[[ Record excerpts open ]]

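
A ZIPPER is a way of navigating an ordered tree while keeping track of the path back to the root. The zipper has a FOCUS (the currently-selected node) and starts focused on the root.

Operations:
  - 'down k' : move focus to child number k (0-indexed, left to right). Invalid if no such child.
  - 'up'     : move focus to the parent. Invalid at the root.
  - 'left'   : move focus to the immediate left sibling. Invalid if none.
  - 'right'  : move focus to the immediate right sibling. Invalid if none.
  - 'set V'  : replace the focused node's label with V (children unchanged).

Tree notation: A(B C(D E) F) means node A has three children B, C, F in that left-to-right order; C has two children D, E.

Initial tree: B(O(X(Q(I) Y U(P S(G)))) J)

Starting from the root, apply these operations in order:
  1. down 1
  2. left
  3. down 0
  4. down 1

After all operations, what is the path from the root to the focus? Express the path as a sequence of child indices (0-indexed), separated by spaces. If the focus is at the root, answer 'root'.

Step 1 (down 1): focus=J path=1 depth=1 children=[] left=['O'] right=[] parent=B
Step 2 (left): focus=O path=0 depth=1 children=['X'] left=[] right=['J'] parent=B
Step 3 (down 0): focus=X path=0/0 depth=2 children=['Q', 'Y', 'U'] left=[] right=[] parent=O
Step 4 (down 1): focus=Y path=0/0/1 depth=3 children=[] left=['Q'] right=['U'] parent=X

Answer: 0 0 1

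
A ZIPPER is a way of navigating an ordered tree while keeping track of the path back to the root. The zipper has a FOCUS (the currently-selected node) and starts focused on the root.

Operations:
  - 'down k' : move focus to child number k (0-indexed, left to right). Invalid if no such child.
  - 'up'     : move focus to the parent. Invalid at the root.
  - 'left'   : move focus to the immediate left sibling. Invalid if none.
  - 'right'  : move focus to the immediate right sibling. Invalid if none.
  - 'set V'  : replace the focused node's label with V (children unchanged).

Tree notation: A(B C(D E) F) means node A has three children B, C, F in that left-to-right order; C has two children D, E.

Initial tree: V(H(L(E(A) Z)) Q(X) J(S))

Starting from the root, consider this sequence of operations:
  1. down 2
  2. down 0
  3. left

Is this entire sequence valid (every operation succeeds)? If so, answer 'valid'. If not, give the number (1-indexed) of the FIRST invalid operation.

Answer: 3

Derivation:
Step 1 (down 2): focus=J path=2 depth=1 children=['S'] left=['H', 'Q'] right=[] parent=V
Step 2 (down 0): focus=S path=2/0 depth=2 children=[] left=[] right=[] parent=J
Step 3 (left): INVALID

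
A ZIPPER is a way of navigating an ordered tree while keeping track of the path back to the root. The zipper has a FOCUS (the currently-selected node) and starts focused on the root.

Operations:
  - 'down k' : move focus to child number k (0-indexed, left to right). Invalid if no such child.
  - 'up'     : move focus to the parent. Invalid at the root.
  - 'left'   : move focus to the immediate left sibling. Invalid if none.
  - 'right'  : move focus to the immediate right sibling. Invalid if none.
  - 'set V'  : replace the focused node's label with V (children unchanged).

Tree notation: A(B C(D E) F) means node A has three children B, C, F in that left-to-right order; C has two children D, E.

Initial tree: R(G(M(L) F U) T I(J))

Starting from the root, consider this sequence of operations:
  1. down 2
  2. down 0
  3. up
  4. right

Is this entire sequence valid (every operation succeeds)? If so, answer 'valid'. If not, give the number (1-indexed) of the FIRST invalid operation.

Step 1 (down 2): focus=I path=2 depth=1 children=['J'] left=['G', 'T'] right=[] parent=R
Step 2 (down 0): focus=J path=2/0 depth=2 children=[] left=[] right=[] parent=I
Step 3 (up): focus=I path=2 depth=1 children=['J'] left=['G', 'T'] right=[] parent=R
Step 4 (right): INVALID

Answer: 4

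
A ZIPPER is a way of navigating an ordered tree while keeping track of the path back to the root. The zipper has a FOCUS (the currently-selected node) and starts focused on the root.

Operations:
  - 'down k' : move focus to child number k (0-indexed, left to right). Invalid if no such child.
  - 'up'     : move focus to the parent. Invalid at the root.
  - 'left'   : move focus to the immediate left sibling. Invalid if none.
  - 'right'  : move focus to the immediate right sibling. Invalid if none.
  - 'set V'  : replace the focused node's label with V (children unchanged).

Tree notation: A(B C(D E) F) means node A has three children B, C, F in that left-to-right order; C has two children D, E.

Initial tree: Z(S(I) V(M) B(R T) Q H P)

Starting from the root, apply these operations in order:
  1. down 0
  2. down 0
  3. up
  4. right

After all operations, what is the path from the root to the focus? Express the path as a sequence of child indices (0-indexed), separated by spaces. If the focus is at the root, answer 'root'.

Answer: 1

Derivation:
Step 1 (down 0): focus=S path=0 depth=1 children=['I'] left=[] right=['V', 'B', 'Q', 'H', 'P'] parent=Z
Step 2 (down 0): focus=I path=0/0 depth=2 children=[] left=[] right=[] parent=S
Step 3 (up): focus=S path=0 depth=1 children=['I'] left=[] right=['V', 'B', 'Q', 'H', 'P'] parent=Z
Step 4 (right): focus=V path=1 depth=1 children=['M'] left=['S'] right=['B', 'Q', 'H', 'P'] parent=Z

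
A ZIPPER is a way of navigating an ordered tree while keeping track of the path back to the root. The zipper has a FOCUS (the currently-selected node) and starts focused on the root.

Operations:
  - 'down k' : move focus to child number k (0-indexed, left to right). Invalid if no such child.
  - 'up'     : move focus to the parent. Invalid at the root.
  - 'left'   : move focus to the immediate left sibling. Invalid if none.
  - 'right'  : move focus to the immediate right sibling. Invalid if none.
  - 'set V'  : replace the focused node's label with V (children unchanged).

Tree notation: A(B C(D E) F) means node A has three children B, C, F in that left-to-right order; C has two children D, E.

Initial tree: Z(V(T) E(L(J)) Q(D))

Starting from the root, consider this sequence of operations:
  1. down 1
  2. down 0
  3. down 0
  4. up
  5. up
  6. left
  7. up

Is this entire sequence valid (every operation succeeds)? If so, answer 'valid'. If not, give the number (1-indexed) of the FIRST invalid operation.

Answer: valid

Derivation:
Step 1 (down 1): focus=E path=1 depth=1 children=['L'] left=['V'] right=['Q'] parent=Z
Step 2 (down 0): focus=L path=1/0 depth=2 children=['J'] left=[] right=[] parent=E
Step 3 (down 0): focus=J path=1/0/0 depth=3 children=[] left=[] right=[] parent=L
Step 4 (up): focus=L path=1/0 depth=2 children=['J'] left=[] right=[] parent=E
Step 5 (up): focus=E path=1 depth=1 children=['L'] left=['V'] right=['Q'] parent=Z
Step 6 (left): focus=V path=0 depth=1 children=['T'] left=[] right=['E', 'Q'] parent=Z
Step 7 (up): focus=Z path=root depth=0 children=['V', 'E', 'Q'] (at root)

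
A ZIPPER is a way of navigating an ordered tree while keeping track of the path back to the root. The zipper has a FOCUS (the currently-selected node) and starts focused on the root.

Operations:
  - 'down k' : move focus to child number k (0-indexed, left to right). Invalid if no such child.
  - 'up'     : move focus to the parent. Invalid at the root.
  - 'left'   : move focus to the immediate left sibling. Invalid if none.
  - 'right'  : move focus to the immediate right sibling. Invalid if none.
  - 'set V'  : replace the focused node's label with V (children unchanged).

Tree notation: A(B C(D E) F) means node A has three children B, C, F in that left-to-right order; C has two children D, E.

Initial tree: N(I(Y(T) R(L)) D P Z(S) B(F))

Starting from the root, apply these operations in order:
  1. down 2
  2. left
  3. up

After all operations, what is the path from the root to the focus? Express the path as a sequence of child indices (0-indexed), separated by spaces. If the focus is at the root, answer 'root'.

Step 1 (down 2): focus=P path=2 depth=1 children=[] left=['I', 'D'] right=['Z', 'B'] parent=N
Step 2 (left): focus=D path=1 depth=1 children=[] left=['I'] right=['P', 'Z', 'B'] parent=N
Step 3 (up): focus=N path=root depth=0 children=['I', 'D', 'P', 'Z', 'B'] (at root)

Answer: root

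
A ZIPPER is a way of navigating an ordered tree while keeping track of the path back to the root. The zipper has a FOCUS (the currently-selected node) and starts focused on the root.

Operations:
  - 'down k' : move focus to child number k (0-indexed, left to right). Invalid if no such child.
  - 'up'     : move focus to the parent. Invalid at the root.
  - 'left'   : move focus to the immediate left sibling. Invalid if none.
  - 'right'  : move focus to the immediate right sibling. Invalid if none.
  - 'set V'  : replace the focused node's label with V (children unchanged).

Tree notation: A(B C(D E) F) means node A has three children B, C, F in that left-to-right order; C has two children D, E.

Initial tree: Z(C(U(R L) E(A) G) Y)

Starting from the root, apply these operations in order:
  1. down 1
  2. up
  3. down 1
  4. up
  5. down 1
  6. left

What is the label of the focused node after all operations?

Answer: C

Derivation:
Step 1 (down 1): focus=Y path=1 depth=1 children=[] left=['C'] right=[] parent=Z
Step 2 (up): focus=Z path=root depth=0 children=['C', 'Y'] (at root)
Step 3 (down 1): focus=Y path=1 depth=1 children=[] left=['C'] right=[] parent=Z
Step 4 (up): focus=Z path=root depth=0 children=['C', 'Y'] (at root)
Step 5 (down 1): focus=Y path=1 depth=1 children=[] left=['C'] right=[] parent=Z
Step 6 (left): focus=C path=0 depth=1 children=['U', 'E', 'G'] left=[] right=['Y'] parent=Z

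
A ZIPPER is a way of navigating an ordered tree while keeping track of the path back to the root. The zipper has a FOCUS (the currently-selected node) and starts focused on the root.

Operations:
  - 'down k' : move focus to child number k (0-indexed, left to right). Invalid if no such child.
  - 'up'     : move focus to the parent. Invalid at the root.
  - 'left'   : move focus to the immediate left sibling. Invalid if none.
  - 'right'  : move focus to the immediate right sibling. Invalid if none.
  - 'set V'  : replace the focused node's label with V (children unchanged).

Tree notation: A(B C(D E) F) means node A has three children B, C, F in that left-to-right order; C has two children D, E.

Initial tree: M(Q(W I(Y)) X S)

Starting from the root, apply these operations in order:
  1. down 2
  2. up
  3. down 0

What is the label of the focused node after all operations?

Step 1 (down 2): focus=S path=2 depth=1 children=[] left=['Q', 'X'] right=[] parent=M
Step 2 (up): focus=M path=root depth=0 children=['Q', 'X', 'S'] (at root)
Step 3 (down 0): focus=Q path=0 depth=1 children=['W', 'I'] left=[] right=['X', 'S'] parent=M

Answer: Q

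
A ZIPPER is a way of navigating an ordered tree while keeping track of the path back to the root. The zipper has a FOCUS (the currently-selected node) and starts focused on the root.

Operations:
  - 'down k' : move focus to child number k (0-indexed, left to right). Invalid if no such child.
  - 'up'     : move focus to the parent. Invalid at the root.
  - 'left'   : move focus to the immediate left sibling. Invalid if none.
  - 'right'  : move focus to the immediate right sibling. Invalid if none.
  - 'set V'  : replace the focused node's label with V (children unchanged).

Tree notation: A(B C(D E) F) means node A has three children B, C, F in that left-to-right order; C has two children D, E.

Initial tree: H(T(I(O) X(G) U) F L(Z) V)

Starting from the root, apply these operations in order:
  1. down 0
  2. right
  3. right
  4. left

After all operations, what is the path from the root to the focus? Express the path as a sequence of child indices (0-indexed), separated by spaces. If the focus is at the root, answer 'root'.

Step 1 (down 0): focus=T path=0 depth=1 children=['I', 'X', 'U'] left=[] right=['F', 'L', 'V'] parent=H
Step 2 (right): focus=F path=1 depth=1 children=[] left=['T'] right=['L', 'V'] parent=H
Step 3 (right): focus=L path=2 depth=1 children=['Z'] left=['T', 'F'] right=['V'] parent=H
Step 4 (left): focus=F path=1 depth=1 children=[] left=['T'] right=['L', 'V'] parent=H

Answer: 1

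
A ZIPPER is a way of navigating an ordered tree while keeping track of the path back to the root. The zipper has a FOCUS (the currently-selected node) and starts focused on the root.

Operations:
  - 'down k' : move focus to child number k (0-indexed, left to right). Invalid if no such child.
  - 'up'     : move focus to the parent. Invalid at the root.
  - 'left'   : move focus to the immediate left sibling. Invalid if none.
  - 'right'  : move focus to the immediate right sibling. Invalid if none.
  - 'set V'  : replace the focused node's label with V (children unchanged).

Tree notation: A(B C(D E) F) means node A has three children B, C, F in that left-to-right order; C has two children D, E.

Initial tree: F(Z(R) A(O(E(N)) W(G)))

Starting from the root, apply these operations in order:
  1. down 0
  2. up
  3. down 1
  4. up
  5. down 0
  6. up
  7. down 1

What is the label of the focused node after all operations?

Step 1 (down 0): focus=Z path=0 depth=1 children=['R'] left=[] right=['A'] parent=F
Step 2 (up): focus=F path=root depth=0 children=['Z', 'A'] (at root)
Step 3 (down 1): focus=A path=1 depth=1 children=['O', 'W'] left=['Z'] right=[] parent=F
Step 4 (up): focus=F path=root depth=0 children=['Z', 'A'] (at root)
Step 5 (down 0): focus=Z path=0 depth=1 children=['R'] left=[] right=['A'] parent=F
Step 6 (up): focus=F path=root depth=0 children=['Z', 'A'] (at root)
Step 7 (down 1): focus=A path=1 depth=1 children=['O', 'W'] left=['Z'] right=[] parent=F

Answer: A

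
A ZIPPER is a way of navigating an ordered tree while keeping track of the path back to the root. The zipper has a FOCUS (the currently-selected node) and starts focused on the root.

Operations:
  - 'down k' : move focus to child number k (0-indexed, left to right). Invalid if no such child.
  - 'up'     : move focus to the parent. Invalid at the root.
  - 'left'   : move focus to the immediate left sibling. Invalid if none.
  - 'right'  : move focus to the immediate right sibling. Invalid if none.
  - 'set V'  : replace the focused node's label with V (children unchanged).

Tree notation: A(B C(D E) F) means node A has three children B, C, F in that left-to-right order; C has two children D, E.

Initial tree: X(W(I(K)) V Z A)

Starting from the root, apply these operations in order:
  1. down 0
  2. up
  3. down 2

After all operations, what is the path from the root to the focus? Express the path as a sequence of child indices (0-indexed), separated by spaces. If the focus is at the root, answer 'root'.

Answer: 2

Derivation:
Step 1 (down 0): focus=W path=0 depth=1 children=['I'] left=[] right=['V', 'Z', 'A'] parent=X
Step 2 (up): focus=X path=root depth=0 children=['W', 'V', 'Z', 'A'] (at root)
Step 3 (down 2): focus=Z path=2 depth=1 children=[] left=['W', 'V'] right=['A'] parent=X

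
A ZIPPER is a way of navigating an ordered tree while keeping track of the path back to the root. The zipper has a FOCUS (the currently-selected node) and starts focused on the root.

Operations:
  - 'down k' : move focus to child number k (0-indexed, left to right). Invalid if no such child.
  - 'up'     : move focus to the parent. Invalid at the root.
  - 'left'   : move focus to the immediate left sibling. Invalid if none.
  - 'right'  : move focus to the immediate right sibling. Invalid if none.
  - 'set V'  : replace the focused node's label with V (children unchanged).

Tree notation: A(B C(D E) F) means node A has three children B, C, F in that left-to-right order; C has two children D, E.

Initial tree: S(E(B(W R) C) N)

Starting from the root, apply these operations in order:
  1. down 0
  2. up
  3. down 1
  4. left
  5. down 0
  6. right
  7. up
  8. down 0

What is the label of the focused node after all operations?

Step 1 (down 0): focus=E path=0 depth=1 children=['B', 'C'] left=[] right=['N'] parent=S
Step 2 (up): focus=S path=root depth=0 children=['E', 'N'] (at root)
Step 3 (down 1): focus=N path=1 depth=1 children=[] left=['E'] right=[] parent=S
Step 4 (left): focus=E path=0 depth=1 children=['B', 'C'] left=[] right=['N'] parent=S
Step 5 (down 0): focus=B path=0/0 depth=2 children=['W', 'R'] left=[] right=['C'] parent=E
Step 6 (right): focus=C path=0/1 depth=2 children=[] left=['B'] right=[] parent=E
Step 7 (up): focus=E path=0 depth=1 children=['B', 'C'] left=[] right=['N'] parent=S
Step 8 (down 0): focus=B path=0/0 depth=2 children=['W', 'R'] left=[] right=['C'] parent=E

Answer: B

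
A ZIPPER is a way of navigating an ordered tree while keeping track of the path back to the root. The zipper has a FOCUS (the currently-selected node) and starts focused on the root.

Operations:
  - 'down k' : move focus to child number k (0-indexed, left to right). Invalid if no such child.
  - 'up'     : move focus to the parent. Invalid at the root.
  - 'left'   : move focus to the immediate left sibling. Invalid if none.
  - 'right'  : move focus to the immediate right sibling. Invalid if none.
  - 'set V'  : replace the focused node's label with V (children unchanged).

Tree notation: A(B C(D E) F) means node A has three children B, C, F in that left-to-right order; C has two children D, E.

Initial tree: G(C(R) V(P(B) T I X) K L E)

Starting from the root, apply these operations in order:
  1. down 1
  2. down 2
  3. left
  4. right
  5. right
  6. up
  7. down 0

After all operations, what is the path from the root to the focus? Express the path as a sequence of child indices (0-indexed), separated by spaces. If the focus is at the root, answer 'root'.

Step 1 (down 1): focus=V path=1 depth=1 children=['P', 'T', 'I', 'X'] left=['C'] right=['K', 'L', 'E'] parent=G
Step 2 (down 2): focus=I path=1/2 depth=2 children=[] left=['P', 'T'] right=['X'] parent=V
Step 3 (left): focus=T path=1/1 depth=2 children=[] left=['P'] right=['I', 'X'] parent=V
Step 4 (right): focus=I path=1/2 depth=2 children=[] left=['P', 'T'] right=['X'] parent=V
Step 5 (right): focus=X path=1/3 depth=2 children=[] left=['P', 'T', 'I'] right=[] parent=V
Step 6 (up): focus=V path=1 depth=1 children=['P', 'T', 'I', 'X'] left=['C'] right=['K', 'L', 'E'] parent=G
Step 7 (down 0): focus=P path=1/0 depth=2 children=['B'] left=[] right=['T', 'I', 'X'] parent=V

Answer: 1 0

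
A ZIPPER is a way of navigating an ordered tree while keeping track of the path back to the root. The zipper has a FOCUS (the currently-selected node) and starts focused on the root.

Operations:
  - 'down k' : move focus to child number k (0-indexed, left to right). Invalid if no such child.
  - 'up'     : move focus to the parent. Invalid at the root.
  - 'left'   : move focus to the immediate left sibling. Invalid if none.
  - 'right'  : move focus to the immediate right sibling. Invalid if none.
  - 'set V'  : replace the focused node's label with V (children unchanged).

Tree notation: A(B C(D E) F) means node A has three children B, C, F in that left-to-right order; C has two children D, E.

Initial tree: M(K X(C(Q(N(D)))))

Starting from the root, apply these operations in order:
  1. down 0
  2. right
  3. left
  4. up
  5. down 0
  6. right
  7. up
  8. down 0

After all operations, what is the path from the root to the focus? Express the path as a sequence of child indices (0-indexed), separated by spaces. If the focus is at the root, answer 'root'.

Answer: 0

Derivation:
Step 1 (down 0): focus=K path=0 depth=1 children=[] left=[] right=['X'] parent=M
Step 2 (right): focus=X path=1 depth=1 children=['C'] left=['K'] right=[] parent=M
Step 3 (left): focus=K path=0 depth=1 children=[] left=[] right=['X'] parent=M
Step 4 (up): focus=M path=root depth=0 children=['K', 'X'] (at root)
Step 5 (down 0): focus=K path=0 depth=1 children=[] left=[] right=['X'] parent=M
Step 6 (right): focus=X path=1 depth=1 children=['C'] left=['K'] right=[] parent=M
Step 7 (up): focus=M path=root depth=0 children=['K', 'X'] (at root)
Step 8 (down 0): focus=K path=0 depth=1 children=[] left=[] right=['X'] parent=M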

[[ Record excerpts closed ]]

--- What the task asks ---
Please restate the records word for word. Go from the first line to the line with "Initial tree: B(O(X(Q(I) Y U(P S(G)))) J)" and include both.

--- Expected output ---
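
A ZIPPER is a way of navigating an ordered tree while keeping track of the path back to the root. The zipper has a FOCUS (the currently-selected node) and starts focused on the root.

Operations:
  - 'down k' : move focus to child number k (0-indexed, left to right). Invalid if no such child.
  - 'up'     : move focus to the parent. Invalid at the root.
  - 'left'   : move focus to the immediate left sibling. Invalid if none.
  - 'right'  : move focus to the immediate right sibling. Invalid if none.
  - 'set V'  : replace the focused node's label with V (children unchanged).

Tree notation: A(B C(D E) F) means node A has three children B, C, F in that left-to-right order; C has two children D, E.

Initial tree: B(O(X(Q(I) Y U(P S(G)))) J)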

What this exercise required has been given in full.